**Provided information**:
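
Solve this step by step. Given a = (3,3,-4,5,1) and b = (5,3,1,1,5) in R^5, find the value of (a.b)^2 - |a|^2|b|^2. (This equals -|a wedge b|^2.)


a . b = 3*5 + 3*3 + (-4)*1 + 5*1 + 1*5
= 15 + 9 + (-4) + 5 + 5 = 30
|a|^2 = 3^2 + 3^2 + (-4)^2 + 5^2 + 1^2 = 60
|b|^2 = 5^2 + 3^2 + 1^2 + 1^2 + 5^2 = 61
(a.b)^2 = 30^2 = 900
|a|^2 * |b|^2 = 60 * 61 = 3660
Result = 900 - 3660 = -2760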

**Your assignment**: Reproduce every entry above so that each one matches its source exactly.

**Your solution**:
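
Solve this step by step. Given a = (3,3,-4,5,1) and b = (5,3,1,1,5) in R^5, find the value of (a.b)^2 - |a|^2|b|^2. (This equals -|a wedge b|^2.)


a . b = 3*5 + 3*3 + (-4)*1 + 5*1 + 1*5
= 15 + 9 + (-4) + 5 + 5 = 30
|a|^2 = 3^2 + 3^2 + (-4)^2 + 5^2 + 1^2 = 60
|b|^2 = 5^2 + 3^2 + 1^2 + 1^2 + 5^2 = 61
(a.b)^2 = 30^2 = 900
|a|^2 * |b|^2 = 60 * 61 = 3660
Result = 900 - 3660 = -2760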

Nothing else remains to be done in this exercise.